Exercise objective: Stop after the line containing "Answer: -3379"; retype every line of the data before it exactly, starting from the first.

[Stored data]
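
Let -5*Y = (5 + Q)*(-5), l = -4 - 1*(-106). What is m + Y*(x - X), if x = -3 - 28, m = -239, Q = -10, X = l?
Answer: 426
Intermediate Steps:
l = 102 (l = -4 + 106 = 102)
X = 102
Y = -5 (Y = -(5 - 10)*(-5)/5 = -(-1)*(-5) = -⅕*25 = -5)
x = -31
m + Y*(x - X) = -239 - 5*(-31 - 1*102) = -239 - 5*(-31 - 102) = -239 - 5*(-133) = -239 + 665 = 426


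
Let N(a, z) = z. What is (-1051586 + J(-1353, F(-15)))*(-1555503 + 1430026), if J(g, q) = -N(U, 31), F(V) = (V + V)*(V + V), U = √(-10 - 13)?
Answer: 131953746309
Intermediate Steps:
U = I*√23 (U = √(-23) = I*√23 ≈ 4.7958*I)
F(V) = 4*V² (F(V) = (2*V)*(2*V) = 4*V²)
J(g, q) = -31 (J(g, q) = -1*31 = -31)
(-1051586 + J(-1353, F(-15)))*(-1555503 + 1430026) = (-1051586 - 31)*(-1555503 + 1430026) = -1051617*(-125477) = 131953746309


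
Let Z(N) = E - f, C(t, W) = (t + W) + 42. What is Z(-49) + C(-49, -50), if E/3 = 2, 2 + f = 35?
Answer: -84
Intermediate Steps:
f = 33 (f = -2 + 35 = 33)
E = 6 (E = 3*2 = 6)
C(t, W) = 42 + W + t (C(t, W) = (W + t) + 42 = 42 + W + t)
Z(N) = -27 (Z(N) = 6 - 1*33 = 6 - 33 = -27)
Z(-49) + C(-49, -50) = -27 + (42 - 50 - 49) = -27 - 57 = -84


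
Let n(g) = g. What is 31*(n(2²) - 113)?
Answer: -3379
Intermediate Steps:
31*(n(2²) - 113) = 31*(2² - 113) = 31*(4 - 113) = 31*(-109) = -3379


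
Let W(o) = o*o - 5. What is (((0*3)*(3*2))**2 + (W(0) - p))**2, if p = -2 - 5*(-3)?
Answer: 324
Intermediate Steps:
W(o) = -5 + o**2 (W(o) = o**2 - 5 = -5 + o**2)
p = 13 (p = -2 + 15 = 13)
(((0*3)*(3*2))**2 + (W(0) - p))**2 = (((0*3)*(3*2))**2 + ((-5 + 0**2) - 1*13))**2 = ((0*6)**2 + ((-5 + 0) - 13))**2 = (0**2 + (-5 - 13))**2 = (0 - 18)**2 = (-18)**2 = 324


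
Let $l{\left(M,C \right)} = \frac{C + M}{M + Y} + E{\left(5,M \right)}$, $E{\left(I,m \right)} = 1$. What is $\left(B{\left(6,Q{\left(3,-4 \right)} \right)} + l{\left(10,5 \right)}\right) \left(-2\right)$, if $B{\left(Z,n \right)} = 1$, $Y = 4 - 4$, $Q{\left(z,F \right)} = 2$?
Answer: $-7$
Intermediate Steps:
$Y = 0$
$l{\left(M,C \right)} = 1 + \frac{C + M}{M}$ ($l{\left(M,C \right)} = \frac{C + M}{M + 0} + 1 = \frac{C + M}{M} + 1 = 1 + \frac{C + M}{M}$)
$\left(B{\left(6,Q{\left(3,-4 \right)} \right)} + l{\left(10,5 \right)}\right) \left(-2\right) = \left(1 + \left(2 + \frac{5}{10}\right)\right) \left(-2\right) = \left(1 + \left(2 + 5 \cdot \frac{1}{10}\right)\right) \left(-2\right) = \left(1 + \left(2 + \frac{1}{2}\right)\right) \left(-2\right) = \left(1 + \frac{5}{2}\right) \left(-2\right) = \frac{7}{2} \left(-2\right) = -7$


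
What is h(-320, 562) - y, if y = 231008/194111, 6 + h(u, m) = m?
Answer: 107694708/194111 ≈ 554.81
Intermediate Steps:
h(u, m) = -6 + m
y = 231008/194111 (y = 231008*(1/194111) = 231008/194111 ≈ 1.1901)
h(-320, 562) - y = (-6 + 562) - 1*231008/194111 = 556 - 231008/194111 = 107694708/194111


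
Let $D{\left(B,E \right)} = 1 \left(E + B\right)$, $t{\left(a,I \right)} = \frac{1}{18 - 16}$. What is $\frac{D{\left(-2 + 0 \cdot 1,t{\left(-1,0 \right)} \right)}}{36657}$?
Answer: $- \frac{1}{24438} \approx -4.092 \cdot 10^{-5}$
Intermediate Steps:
$t{\left(a,I \right)} = \frac{1}{2}$
$D{\left(B,E \right)} = B + E$ ($D{\left(B,E \right)} = 1 \left(B + E\right) = B + E$)
$\frac{D{\left(-2 + 0 \cdot 1,t{\left(-1,0 \right)} \right)}}{36657} = \frac{\left(-2 + 0 \cdot 1\right) + \frac{1}{2}}{36657} = \left(\left(-2 + 0\right) + \frac{1}{2}\right) \frac{1}{36657} = \left(-2 + \frac{1}{2}\right) \frac{1}{36657} = \left(- \frac{3}{2}\right) \frac{1}{36657} = - \frac{1}{24438}$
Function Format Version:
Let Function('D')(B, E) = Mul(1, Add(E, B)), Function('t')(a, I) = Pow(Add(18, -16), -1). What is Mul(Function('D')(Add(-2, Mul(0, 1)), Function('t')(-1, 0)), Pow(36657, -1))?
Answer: Rational(-1, 24438) ≈ -4.0920e-5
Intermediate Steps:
Function('t')(a, I) = Rational(1, 2) (Function('t')(a, I) = Pow(2, -1) = Rational(1, 2))
Function('D')(B, E) = Add(B, E) (Function('D')(B, E) = Mul(1, Add(B, E)) = Add(B, E))
Mul(Function('D')(Add(-2, Mul(0, 1)), Function('t')(-1, 0)), Pow(36657, -1)) = Mul(Add(Add(-2, Mul(0, 1)), Rational(1, 2)), Pow(36657, -1)) = Mul(Add(Add(-2, 0), Rational(1, 2)), Rational(1, 36657)) = Mul(Add(-2, Rational(1, 2)), Rational(1, 36657)) = Mul(Rational(-3, 2), Rational(1, 36657)) = Rational(-1, 24438)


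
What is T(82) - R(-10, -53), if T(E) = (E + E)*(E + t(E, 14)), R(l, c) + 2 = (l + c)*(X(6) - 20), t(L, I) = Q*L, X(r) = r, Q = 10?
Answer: 147048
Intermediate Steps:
t(L, I) = 10*L
R(l, c) = -2 - 14*c - 14*l (R(l, c) = -2 + (l + c)*(6 - 20) = -2 + (c + l)*(-14) = -2 + (-14*c - 14*l) = -2 - 14*c - 14*l)
T(E) = 22*E² (T(E) = (E + E)*(E + 10*E) = (2*E)*(11*E) = 22*E²)
T(82) - R(-10, -53) = 22*82² - (-2 - 14*(-53) - 14*(-10)) = 22*6724 - (-2 + 742 + 140) = 147928 - 1*880 = 147928 - 880 = 147048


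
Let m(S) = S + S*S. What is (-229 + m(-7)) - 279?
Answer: -466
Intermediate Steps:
m(S) = S + S²
(-229 + m(-7)) - 279 = (-229 - 7*(1 - 7)) - 279 = (-229 - 7*(-6)) - 279 = (-229 + 42) - 279 = -187 - 279 = -466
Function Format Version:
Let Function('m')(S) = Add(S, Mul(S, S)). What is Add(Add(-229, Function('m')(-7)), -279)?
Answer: -466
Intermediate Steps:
Function('m')(S) = Add(S, Pow(S, 2))
Add(Add(-229, Function('m')(-7)), -279) = Add(Add(-229, Mul(-7, Add(1, -7))), -279) = Add(Add(-229, Mul(-7, -6)), -279) = Add(Add(-229, 42), -279) = Add(-187, -279) = -466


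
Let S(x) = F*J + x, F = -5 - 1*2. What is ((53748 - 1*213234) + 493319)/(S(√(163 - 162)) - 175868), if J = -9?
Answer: -333833/175804 ≈ -1.8989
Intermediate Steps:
F = -7 (F = -5 - 2 = -7)
S(x) = 63 + x (S(x) = -7*(-9) + x = 63 + x)
((53748 - 1*213234) + 493319)/(S(√(163 - 162)) - 175868) = ((53748 - 1*213234) + 493319)/((63 + √(163 - 162)) - 175868) = ((53748 - 213234) + 493319)/((63 + √1) - 175868) = (-159486 + 493319)/((63 + 1) - 175868) = 333833/(64 - 175868) = 333833/(-175804) = 333833*(-1/175804) = -333833/175804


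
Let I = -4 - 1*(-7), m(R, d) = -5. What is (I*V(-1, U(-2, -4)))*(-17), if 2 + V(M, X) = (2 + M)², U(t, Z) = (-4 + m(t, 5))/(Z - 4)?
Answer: 51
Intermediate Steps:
U(t, Z) = -9/(-4 + Z) (U(t, Z) = (-4 - 5)/(Z - 4) = -9/(-4 + Z))
V(M, X) = -2 + (2 + M)²
I = 3 (I = -4 + 7 = 3)
(I*V(-1, U(-2, -4)))*(-17) = (3*(-2 + (2 - 1)²))*(-17) = (3*(-2 + 1²))*(-17) = (3*(-2 + 1))*(-17) = (3*(-1))*(-17) = -3*(-17) = 51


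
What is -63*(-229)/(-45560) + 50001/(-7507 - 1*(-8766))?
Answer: 2259881967/57360040 ≈ 39.398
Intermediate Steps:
-63*(-229)/(-45560) + 50001/(-7507 - 1*(-8766)) = 14427*(-1/45560) + 50001/(-7507 + 8766) = -14427/45560 + 50001/1259 = 2259881967/57360040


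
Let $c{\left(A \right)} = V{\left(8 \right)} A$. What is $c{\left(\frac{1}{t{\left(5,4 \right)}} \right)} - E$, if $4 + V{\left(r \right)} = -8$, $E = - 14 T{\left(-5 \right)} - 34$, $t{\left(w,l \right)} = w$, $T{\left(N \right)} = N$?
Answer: $- \frac{192}{5} \approx -38.4$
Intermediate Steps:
$E = 36$ ($E = \left(-14\right) \left(-5\right) - 34 = 70 - 34 = 36$)
$V{\left(r \right)} = -12$ ($V{\left(r \right)} = -4 - 8 = -12$)
$c{\left(A \right)} = - 12 A$
$c{\left(\frac{1}{t{\left(5,4 \right)}} \right)} - E = - \frac{12}{5} - 36 = - \frac{192}{5}$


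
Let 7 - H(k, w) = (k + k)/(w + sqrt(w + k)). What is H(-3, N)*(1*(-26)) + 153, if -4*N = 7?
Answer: 743/125 + 1248*I*sqrt(19)/125 ≈ 5.944 + 43.519*I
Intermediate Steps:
N = -7/4 (N = -1/4*7 = -7/4 ≈ -1.7500)
H(k, w) = 7 - 2*k/(w + sqrt(k + w)) (H(k, w) = 7 - (k + k)/(w + sqrt(w + k)) = 7 - 2*k/(w + sqrt(k + w)))
H(-3, N)*(1*(-26)) + 153 = ((-2*(-3) + 7*(-7/4) + 7*sqrt(-3 - 7/4))/(-7/4 + sqrt(-3 - 7/4)))*(1*(-26)) + 153 = ((6 - 49/4 + 7*sqrt(-19/4))/(-7/4 + sqrt(-19/4)))*(-26) + 153 = ((6 - 49/4 + 7*(I*sqrt(19)/2))/(-7/4 + I*sqrt(19)/2))*(-26) + 153 = ((6 - 49/4 + 7*I*sqrt(19)/2)/(-7/4 + I*sqrt(19)/2))*(-26) + 153 = ((-25/4 + 7*I*sqrt(19)/2)/(-7/4 + I*sqrt(19)/2))*(-26) + 153 = -26*(-25/4 + 7*I*sqrt(19)/2)/(-7/4 + I*sqrt(19)/2) + 153 = 153 - 26*(-25/4 + 7*I*sqrt(19)/2)/(-7/4 + I*sqrt(19)/2)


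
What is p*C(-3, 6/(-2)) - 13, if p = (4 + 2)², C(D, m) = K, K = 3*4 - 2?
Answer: 347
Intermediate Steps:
K = 10 (K = 12 - 2 = 10)
C(D, m) = 10
p = 36 (p = 6² = 36)
p*C(-3, 6/(-2)) - 13 = 36*10 - 13 = 360 - 13 = 347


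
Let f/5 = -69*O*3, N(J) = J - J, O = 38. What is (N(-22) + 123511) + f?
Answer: 84181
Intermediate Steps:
N(J) = 0
f = -39330 (f = 5*(-69*38*3) = 5*(-2622*3) = 5*(-7866) = -39330)
(N(-22) + 123511) + f = (0 + 123511) - 39330 = 123511 - 39330 = 84181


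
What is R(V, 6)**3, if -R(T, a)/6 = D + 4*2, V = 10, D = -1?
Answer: -74088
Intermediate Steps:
R(T, a) = -42 (R(T, a) = -6*(-1 + 4*2) = -6*(-1 + 8) = -6*7 = -42)
R(V, 6)**3 = (-42)**3 = -74088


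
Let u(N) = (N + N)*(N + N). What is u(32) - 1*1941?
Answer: 2155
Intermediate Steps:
u(N) = 4*N² (u(N) = (2*N)*(2*N) = 4*N²)
u(32) - 1*1941 = 4*32² - 1*1941 = 4*1024 - 1941 = 4096 - 1941 = 2155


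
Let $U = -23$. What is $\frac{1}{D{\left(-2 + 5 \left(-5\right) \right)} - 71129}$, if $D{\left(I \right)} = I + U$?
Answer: $- \frac{1}{71179} \approx -1.4049 \cdot 10^{-5}$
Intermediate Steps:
$D{\left(I \right)} = -23 + I$ ($D{\left(I \right)} = I - 23 = -23 + I$)
$\frac{1}{D{\left(-2 + 5 \left(-5\right) \right)} - 71129} = \frac{1}{\left(-23 + \left(-2 + 5 \left(-5\right)\right)\right) - 71129} = \frac{1}{\left(-23 - 27\right) - 71129} = \frac{1}{-50 - 71129} = \frac{1}{-71179} = - \frac{1}{71179}$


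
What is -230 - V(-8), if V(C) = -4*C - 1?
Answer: -261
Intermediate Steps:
V(C) = -1 - 4*C
-230 - V(-8) = -230 - (-1 - 4*(-8)) = -230 - (-1 + 32) = -230 - 1*31 = -230 - 31 = -261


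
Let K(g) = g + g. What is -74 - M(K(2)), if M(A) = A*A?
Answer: -90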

Finished exercise:
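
Let -5*Y = (5 + Q)*(-5), l = -4 - 1*(-106). What is m + Y*(x - X), if x = -3 - 28, m = -239, Q = -10, X = l?
Answer: 426
Intermediate Steps:
l = 102 (l = -4 + 106 = 102)
X = 102
Y = -5 (Y = -(5 - 10)*(-5)/5 = -(-1)*(-5) = -⅕*25 = -5)
x = -31
m + Y*(x - X) = -239 - 5*(-31 - 1*102) = -239 - 5*(-31 - 102) = -239 - 5*(-133) = -239 + 665 = 426


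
Let N(a, z) = z. What is (-1051586 + J(-1353, F(-15)))*(-1555503 + 1430026), if J(g, q) = -N(U, 31), F(V) = (V + V)*(V + V), U = √(-10 - 13)?
Answer: 131953746309
Intermediate Steps:
U = I*√23 (U = √(-23) = I*√23 ≈ 4.7958*I)
F(V) = 4*V² (F(V) = (2*V)*(2*V) = 4*V²)
J(g, q) = -31 (J(g, q) = -1*31 = -31)
(-1051586 + J(-1353, F(-15)))*(-1555503 + 1430026) = (-1051586 - 31)*(-1555503 + 1430026) = -1051617*(-125477) = 131953746309


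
Let Z(N) = E - f, C(t, W) = (t + W) + 42. What is Z(-49) + C(-49, -50), if E/3 = 2, 2 + f = 35?
Answer: -84
Intermediate Steps:
f = 33 (f = -2 + 35 = 33)
E = 6 (E = 3*2 = 6)
C(t, W) = 42 + W + t (C(t, W) = (W + t) + 42 = 42 + W + t)
Z(N) = -27 (Z(N) = 6 - 1*33 = 6 - 33 = -27)
Z(-49) + C(-49, -50) = -27 + (42 - 50 - 49) = -27 - 57 = -84


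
Let n(g) = g. What is 31*(n(2²) - 113)?
Answer: -3379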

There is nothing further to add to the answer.